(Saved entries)
-*-

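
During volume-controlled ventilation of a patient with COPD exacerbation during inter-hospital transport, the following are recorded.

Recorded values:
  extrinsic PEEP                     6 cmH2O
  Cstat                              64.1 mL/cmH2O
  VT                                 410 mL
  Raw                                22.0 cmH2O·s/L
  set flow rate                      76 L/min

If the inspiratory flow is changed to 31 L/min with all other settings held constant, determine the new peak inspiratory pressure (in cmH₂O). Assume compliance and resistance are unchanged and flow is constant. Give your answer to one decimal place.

23.8

Flow: 76 L/min ÷ 60 = 1.2667 L/s.
New flow: 31 L/min ÷ 60 = 0.5167 L/s.
PIP = Vt/C + R·V̇ + PEEP (constant-flow equation of motion).
Only the resistive term changes: ΔPIP = R × ΔV̇ = 22.0 × (0.5167 − 1.2667) = 22.0 × -0.75 = -16.5 cmH2O.
Original PIP = 410/64.1 + 22.0×1.2667 + 6 = 40.264 cmH2O; new PIP = 40.264 + (-16.5) = 23.764 cmH2O.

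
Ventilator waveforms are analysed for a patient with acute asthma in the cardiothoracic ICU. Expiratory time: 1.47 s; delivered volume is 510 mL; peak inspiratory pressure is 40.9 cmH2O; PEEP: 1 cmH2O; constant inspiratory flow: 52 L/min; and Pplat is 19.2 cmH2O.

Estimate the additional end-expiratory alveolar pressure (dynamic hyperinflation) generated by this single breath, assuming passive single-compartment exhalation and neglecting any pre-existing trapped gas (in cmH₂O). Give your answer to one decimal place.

2.2

Flow: 52 L/min ÷ 60 = 0.8667 L/s.
R = (PIP − Pplat)/V̇ = (40.9 − 19.2) / 0.8667 = 21.7/0.8667 = 25.037 cmH2O·s/L.
C = Vt/(Pplat − PEEP) = 510.0 / (19.2 − 1) = 510.0/18.2 = 28.022 mL/cmH2O.
τ = R × C = 25.037 × 0.02802 L/cmH2O = 0.7015 s.
Fraction remaining = e^(−Te/τ) = e^(−1.47/0.7015) = 0.123; trapped volume = 510.0 × 0.123 = 62.73 mL.
Additional alveolar pressure from trapping ≈ V_trapped / C = 62.73 / 28.022 = 2.239 cmH2O.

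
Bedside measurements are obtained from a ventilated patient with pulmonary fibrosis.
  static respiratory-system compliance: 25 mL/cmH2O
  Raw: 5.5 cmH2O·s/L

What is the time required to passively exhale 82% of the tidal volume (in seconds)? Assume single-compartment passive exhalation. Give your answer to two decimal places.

0.24

τ = R × C = 5.5 × 25 mL/cmH2O = 5.5 × 0.025 L/cmH2O = 0.1375 s.
Exhaled fraction f = 1 − e^(−t/τ) → t = −τ·ln(1 − f) = −0.1375·ln(0.18) = 0.2358 s.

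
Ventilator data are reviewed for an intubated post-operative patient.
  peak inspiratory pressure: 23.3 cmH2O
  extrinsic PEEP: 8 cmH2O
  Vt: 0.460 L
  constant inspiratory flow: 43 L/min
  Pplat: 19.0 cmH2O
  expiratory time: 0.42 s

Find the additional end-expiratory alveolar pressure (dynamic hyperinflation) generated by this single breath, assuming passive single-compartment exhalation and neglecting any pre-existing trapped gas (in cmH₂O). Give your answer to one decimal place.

Flow: 43 L/min ÷ 60 = 0.7167 L/s.
R = (PIP − Pplat)/V̇ = (23.3 − 19.0) / 0.7167 = 4.3/0.7167 = 6.0 cmH2O·s/L.
C = Vt/(Pplat − PEEP) = 460.0 / (19.0 − 8) = 460.0/11.0 = 41.818 mL/cmH2O.
τ = R × C = 6.0 × 0.04182 L/cmH2O = 0.2509 s.
Fraction remaining = e^(−Te/τ) = e^(−0.42/0.2509) = 0.1875; trapped volume = 460.0 × 0.1875 = 86.25 mL.
Additional alveolar pressure from trapping ≈ V_trapped / C = 86.25 / 41.818 = 2.063 cmH2O.

2.1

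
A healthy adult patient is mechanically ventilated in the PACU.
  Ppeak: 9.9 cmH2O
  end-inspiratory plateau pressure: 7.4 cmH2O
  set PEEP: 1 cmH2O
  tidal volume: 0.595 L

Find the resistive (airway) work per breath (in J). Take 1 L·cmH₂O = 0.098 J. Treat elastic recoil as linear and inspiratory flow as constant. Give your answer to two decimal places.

0.15

With constant inspiratory flow the resistive pressure is constant at PIP − Pplat = 9.9 − 7.4 = 2.5 cmH2O, so resistive work = 2.5 × 0.595 = 1.488 L·cmH2O.
× 0.098 J/(L·cmH2O) → 0.1458 J.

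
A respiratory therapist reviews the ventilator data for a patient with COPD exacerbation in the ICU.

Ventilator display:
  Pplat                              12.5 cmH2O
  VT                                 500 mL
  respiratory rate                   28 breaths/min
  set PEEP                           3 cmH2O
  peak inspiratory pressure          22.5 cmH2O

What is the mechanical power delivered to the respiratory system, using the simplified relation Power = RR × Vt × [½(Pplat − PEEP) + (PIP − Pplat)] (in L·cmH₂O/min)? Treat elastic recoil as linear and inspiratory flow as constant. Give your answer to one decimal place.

Per-breath work = Vt × [½(Pplat−PEEP) + (PIP−Pplat)] = 0.500 × [0.5×9.5 + 10.0] = 0.500 × 14.75 = 7.375 L·cmH2O.
Power = 28 × 7.375 = 206.5 L·cmH2O/min.

206.5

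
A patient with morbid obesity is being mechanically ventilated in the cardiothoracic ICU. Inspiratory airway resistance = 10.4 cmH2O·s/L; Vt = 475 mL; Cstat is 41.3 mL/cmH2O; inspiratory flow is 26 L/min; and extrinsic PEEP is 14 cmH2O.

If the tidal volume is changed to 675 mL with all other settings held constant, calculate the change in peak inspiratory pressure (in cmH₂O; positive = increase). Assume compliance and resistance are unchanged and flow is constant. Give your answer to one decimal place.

PIP = Vt/C + R·V̇ + PEEP (constant-flow equation of motion).
Only the elastic term changes: ΔPIP = ΔVt / C = (675 − 475) / 41.3 = 4.843 cmH2O.

4.8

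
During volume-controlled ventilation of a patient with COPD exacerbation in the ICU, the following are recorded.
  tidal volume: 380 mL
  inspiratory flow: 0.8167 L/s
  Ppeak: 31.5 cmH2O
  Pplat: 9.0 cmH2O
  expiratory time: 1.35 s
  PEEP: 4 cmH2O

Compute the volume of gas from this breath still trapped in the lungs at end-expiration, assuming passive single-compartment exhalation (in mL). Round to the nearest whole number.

199

R = (PIP − Pplat)/V̇ = (31.5 − 9.0) / 0.8167 = 22.5/0.8167 = 27.55 cmH2O·s/L.
C = Vt/(Pplat − PEEP) = 380.0 / (9.0 − 4) = 380.0/5.0 = 76.0 mL/cmH2O.
τ = R × C = 27.55 × 0.076 L/cmH2O = 2.094 s.
Fraction remaining = e^(−Te/τ) = e^(−1.35/2.094) = 0.5248.
Trapped volume = 380.0 × 0.5248 = 199.42 mL.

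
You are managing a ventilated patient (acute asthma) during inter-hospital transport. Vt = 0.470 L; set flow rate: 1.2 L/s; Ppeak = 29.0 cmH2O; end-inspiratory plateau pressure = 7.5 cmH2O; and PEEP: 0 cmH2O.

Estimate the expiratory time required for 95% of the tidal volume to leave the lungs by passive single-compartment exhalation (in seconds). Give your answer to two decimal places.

3.36

R = (PIP − Pplat)/V̇ = (29.0 − 7.5) / 1.2 = 21.5/1.2 = 17.917 cmH2O·s/L.
C = Vt/(Pplat − PEEP) = 470.0 / (7.5 − 0) = 470.0/7.5 = 62.667 mL/cmH2O.
τ = R × C = 17.917 × 0.06267 L/cmH2O = 1.123 s.
t = −τ·ln(1 − 0.95) = −1.123·ln(0.05) = 3.364 s.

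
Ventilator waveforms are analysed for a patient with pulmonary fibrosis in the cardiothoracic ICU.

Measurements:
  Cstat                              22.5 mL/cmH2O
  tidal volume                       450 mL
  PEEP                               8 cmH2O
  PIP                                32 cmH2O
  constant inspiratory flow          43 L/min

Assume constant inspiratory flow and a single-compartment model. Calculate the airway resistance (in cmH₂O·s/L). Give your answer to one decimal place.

Flow: 43 L/min ÷ 60 = 0.7167 L/s.
Equation of motion (constant flow): PIP = Vt/C + R·V̇ + PEEP.
R·V̇ = PIP − Vt/C − PEEP = 32 − 450/22.5 − 8 = 32 − 20.0 − 8 = 4.0 cmH2O.
R = 4.0 / 0.7167 = 5.581 cmH2O·s/L.

5.6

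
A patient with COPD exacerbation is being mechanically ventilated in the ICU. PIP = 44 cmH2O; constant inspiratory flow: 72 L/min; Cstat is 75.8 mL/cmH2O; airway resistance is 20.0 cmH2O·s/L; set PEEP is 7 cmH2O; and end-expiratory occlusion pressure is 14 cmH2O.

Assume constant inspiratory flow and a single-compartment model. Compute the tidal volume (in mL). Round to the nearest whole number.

455

Flow: 72 L/min ÷ 60 = 1.2 L/s.
Total PEEP = 14 cmH2O (set 7 + intrinsic 7); this is the baseline alveolar pressure.
Equation of motion (constant flow): PIP = Vt/C + R·V̇ + PEEP.
Vt/C = PIP − R·V̇ − PEEP = 44 − 24.0 − 14 = 6.0 cmH2O.
Vt = C × 6.0 = 75.8 × 6.0 = 454.8 mL.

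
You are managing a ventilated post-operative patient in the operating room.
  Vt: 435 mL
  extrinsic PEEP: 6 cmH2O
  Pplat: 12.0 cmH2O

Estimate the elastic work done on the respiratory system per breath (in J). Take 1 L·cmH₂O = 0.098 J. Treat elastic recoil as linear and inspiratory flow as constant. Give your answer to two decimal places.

0.13

Elastic work ≈ ½ × (Pplat − PEEP) × Vt = 0.5 × (12.0 − 6) × 0.435 L = 0.5 × 6.0 × 0.435 = 1.305 L·cmH2O.
× 0.098 J/(L·cmH2O) → 0.1279 J.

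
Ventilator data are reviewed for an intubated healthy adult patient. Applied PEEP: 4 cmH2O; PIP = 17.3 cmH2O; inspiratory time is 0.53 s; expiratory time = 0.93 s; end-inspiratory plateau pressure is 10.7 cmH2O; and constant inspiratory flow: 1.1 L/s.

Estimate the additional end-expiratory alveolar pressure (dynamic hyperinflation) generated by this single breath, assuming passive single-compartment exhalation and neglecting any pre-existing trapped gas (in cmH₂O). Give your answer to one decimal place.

1.1

Vt = flow × Ti = 1.1 L/s × 0.53 s × 1000 mL/L = 583.0 mL.
R = (PIP − Pplat)/V̇ = (17.3 − 10.7) / 1.1 = 6.6/1.1 = 6.0 cmH2O·s/L.
C = Vt/(Pplat − PEEP) = 583.0 / (10.7 − 4) = 583.0/6.7 = 87.015 mL/cmH2O.
τ = R × C = 6.0 × 0.08702 L/cmH2O = 0.5221 s.
Fraction remaining = e^(−Te/τ) = e^(−0.93/0.5221) = 0.1684; trapped volume = 583.0 × 0.1684 = 98.177 mL.
Additional alveolar pressure from trapping ≈ V_trapped / C = 98.177 / 87.015 = 1.128 cmH2O.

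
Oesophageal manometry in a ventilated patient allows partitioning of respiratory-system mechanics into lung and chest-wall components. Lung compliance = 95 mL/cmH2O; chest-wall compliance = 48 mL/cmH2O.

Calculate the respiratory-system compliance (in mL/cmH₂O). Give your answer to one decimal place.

31.9

Lung and chest wall are elastances in series: 1/Crs = 1/CL + 1/Ccw.
1/Crs = 1/95 + 1/48 = 0.03136.
Crs = 31.888 mL/cmH2O.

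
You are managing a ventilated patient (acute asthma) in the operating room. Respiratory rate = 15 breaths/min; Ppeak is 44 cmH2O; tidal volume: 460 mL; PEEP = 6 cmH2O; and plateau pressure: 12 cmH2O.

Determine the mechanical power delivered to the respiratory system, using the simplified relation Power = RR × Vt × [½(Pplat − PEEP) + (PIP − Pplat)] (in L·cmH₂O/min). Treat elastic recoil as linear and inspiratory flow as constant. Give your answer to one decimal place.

241.5

Per-breath work = Vt × [½(Pplat−PEEP) + (PIP−Pplat)] = 0.460 × [0.5×6.0 + 32.0] = 0.460 × 35.0 = 16.1 L·cmH2O.
Power = 15 × 16.1 = 241.5 L·cmH2O/min.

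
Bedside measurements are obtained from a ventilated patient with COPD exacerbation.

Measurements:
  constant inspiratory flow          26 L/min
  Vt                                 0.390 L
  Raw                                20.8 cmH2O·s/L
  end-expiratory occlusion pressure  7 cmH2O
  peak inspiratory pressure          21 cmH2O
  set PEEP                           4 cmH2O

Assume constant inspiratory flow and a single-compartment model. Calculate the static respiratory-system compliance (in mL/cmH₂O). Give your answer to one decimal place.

78.2

Flow: 26 L/min ÷ 60 = 0.4333 L/s.
Total PEEP = 7 cmH2O (set 4 + intrinsic 3); this is the baseline alveolar pressure.
Equation of motion (constant flow): PIP = Vt/C + R·V̇ + PEEP.
Vt/C = PIP − R·V̇ − PEEP = 21 − 20.8×0.4333 − 7 = 21 − 9.013 − 7 = 4.987 cmH2O.
C = Vt / 4.987 = 390 / 4.987 = 78.203 mL/cmH2O.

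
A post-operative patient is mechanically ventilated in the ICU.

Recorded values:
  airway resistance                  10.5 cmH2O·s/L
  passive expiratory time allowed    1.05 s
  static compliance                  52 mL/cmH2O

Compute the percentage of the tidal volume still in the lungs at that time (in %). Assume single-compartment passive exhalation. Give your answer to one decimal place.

τ = R × C = 10.5 × 52 mL/cmH2O = 10.5 × 0.052 L/cmH2O = 0.546 s.
Passive exhalation: V(t)/V₀ = e^(−t/τ) = e^(−1.05/0.546) = 0.1462.
Fraction remaining = 0.1462 → 14.62%.

14.6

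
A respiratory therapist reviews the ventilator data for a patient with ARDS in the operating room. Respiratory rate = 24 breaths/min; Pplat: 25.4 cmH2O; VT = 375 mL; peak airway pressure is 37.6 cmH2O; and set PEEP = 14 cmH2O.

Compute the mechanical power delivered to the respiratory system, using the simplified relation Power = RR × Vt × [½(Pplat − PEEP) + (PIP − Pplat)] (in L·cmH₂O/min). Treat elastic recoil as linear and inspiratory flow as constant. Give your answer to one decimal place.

Per-breath work = Vt × [½(Pplat−PEEP) + (PIP−Pplat)] = 0.375 × [0.5×11.4 + 12.2] = 0.375 × 17.9 = 6.713 L·cmH2O.
Power = 24 × 6.713 = 161.11 L·cmH2O/min.

161.1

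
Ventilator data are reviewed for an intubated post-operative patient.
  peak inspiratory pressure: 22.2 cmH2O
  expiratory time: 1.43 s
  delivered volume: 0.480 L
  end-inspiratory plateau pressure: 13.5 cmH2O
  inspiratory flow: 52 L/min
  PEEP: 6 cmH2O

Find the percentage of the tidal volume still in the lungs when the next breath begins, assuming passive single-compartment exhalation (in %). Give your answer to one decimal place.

Flow: 52 L/min ÷ 60 = 0.8667 L/s.
R = (PIP − Pplat)/V̇ = (22.2 − 13.5) / 0.8667 = 8.7/0.8667 = 10.038 cmH2O·s/L.
C = Vt/(Pplat − PEEP) = 480.0 / (13.5 − 6) = 480.0/7.5 = 64.0 mL/cmH2O.
τ = R × C = 10.038 × 0.064 L/cmH2O = 0.6424 s.
Fraction remaining at end-expiration = e^(−Te/τ) = e^(−1.43/0.6424) = 0.108 → 10.8%.

10.8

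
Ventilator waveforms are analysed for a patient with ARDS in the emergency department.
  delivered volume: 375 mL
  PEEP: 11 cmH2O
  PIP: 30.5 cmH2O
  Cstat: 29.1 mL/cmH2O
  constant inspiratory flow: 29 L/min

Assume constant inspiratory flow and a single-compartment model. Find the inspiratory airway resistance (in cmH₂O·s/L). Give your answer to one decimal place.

Flow: 29 L/min ÷ 60 = 0.4833 L/s.
Equation of motion (constant flow): PIP = Vt/C + R·V̇ + PEEP.
R·V̇ = PIP − Vt/C − PEEP = 30.5 − 375/29.1 − 11 = 30.5 − 12.887 − 11 = 6.613 cmH2O.
R = 6.613 / 0.4833 = 13.683 cmH2O·s/L.

13.7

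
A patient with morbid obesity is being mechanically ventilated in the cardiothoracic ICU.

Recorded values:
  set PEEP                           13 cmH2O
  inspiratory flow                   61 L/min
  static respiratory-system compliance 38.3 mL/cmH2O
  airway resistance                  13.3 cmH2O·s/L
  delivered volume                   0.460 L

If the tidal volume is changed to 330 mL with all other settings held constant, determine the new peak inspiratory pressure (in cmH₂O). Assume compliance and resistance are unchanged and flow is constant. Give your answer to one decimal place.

35.1

Flow: 61 L/min ÷ 60 = 1.0167 L/s.
PIP = Vt/C + R·V̇ + PEEP (constant-flow equation of motion).
Only the elastic term changes: ΔPIP = ΔVt / C = (330 − 460) / 38.3 = -3.394 cmH2O.
Original PIP = 460/38.3 + 13.3×1.0167 + 13 = 38.533 cmH2O; new PIP = 38.533 + (-3.394) = 35.139 cmH2O.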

-*-

-- What the task requires --
Repeat exactly the lines above, starting with the first line of the records and finishing with the line holding "Raw: 5.5 cmH2O·s/L". Add no other line.

-- Response --
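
During volume-controlled ventilation of a patient with COPD exacerbation during inter-hospital transport, the following are recorded.

Recorded values:
  extrinsic PEEP                     6 cmH2O
  Cstat                              64.1 mL/cmH2O
  VT                                 410 mL
  Raw                                22.0 cmH2O·s/L
  set flow rate                      76 L/min

If the inspiratory flow is changed to 31 L/min with all other settings held constant, determine the new peak inspiratory pressure (in cmH₂O). Assume compliance and resistance are unchanged and flow is constant. Give your answer to one decimal place.

23.8

Flow: 76 L/min ÷ 60 = 1.2667 L/s.
New flow: 31 L/min ÷ 60 = 0.5167 L/s.
PIP = Vt/C + R·V̇ + PEEP (constant-flow equation of motion).
Only the resistive term changes: ΔPIP = R × ΔV̇ = 22.0 × (0.5167 − 1.2667) = 22.0 × -0.75 = -16.5 cmH2O.
Original PIP = 410/64.1 + 22.0×1.2667 + 6 = 40.264 cmH2O; new PIP = 40.264 + (-16.5) = 23.764 cmH2O.

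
Ventilator waveforms are analysed for a patient with acute asthma in the cardiothoracic ICU. Expiratory time: 1.47 s; delivered volume is 510 mL; peak inspiratory pressure is 40.9 cmH2O; PEEP: 1 cmH2O; constant inspiratory flow: 52 L/min; and Pplat is 19.2 cmH2O.

Estimate the additional end-expiratory alveolar pressure (dynamic hyperinflation) generated by this single breath, assuming passive single-compartment exhalation and neglecting any pre-existing trapped gas (in cmH₂O). Give your answer to one decimal place.

2.2

Flow: 52 L/min ÷ 60 = 0.8667 L/s.
R = (PIP − Pplat)/V̇ = (40.9 − 19.2) / 0.8667 = 21.7/0.8667 = 25.037 cmH2O·s/L.
C = Vt/(Pplat − PEEP) = 510.0 / (19.2 − 1) = 510.0/18.2 = 28.022 mL/cmH2O.
τ = R × C = 25.037 × 0.02802 L/cmH2O = 0.7015 s.
Fraction remaining = e^(−Te/τ) = e^(−1.47/0.7015) = 0.123; trapped volume = 510.0 × 0.123 = 62.73 mL.
Additional alveolar pressure from trapping ≈ V_trapped / C = 62.73 / 28.022 = 2.239 cmH2O.

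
Bedside measurements are obtained from a ventilated patient with pulmonary fibrosis.
  static respiratory-system compliance: 25 mL/cmH2O
  Raw: 5.5 cmH2O·s/L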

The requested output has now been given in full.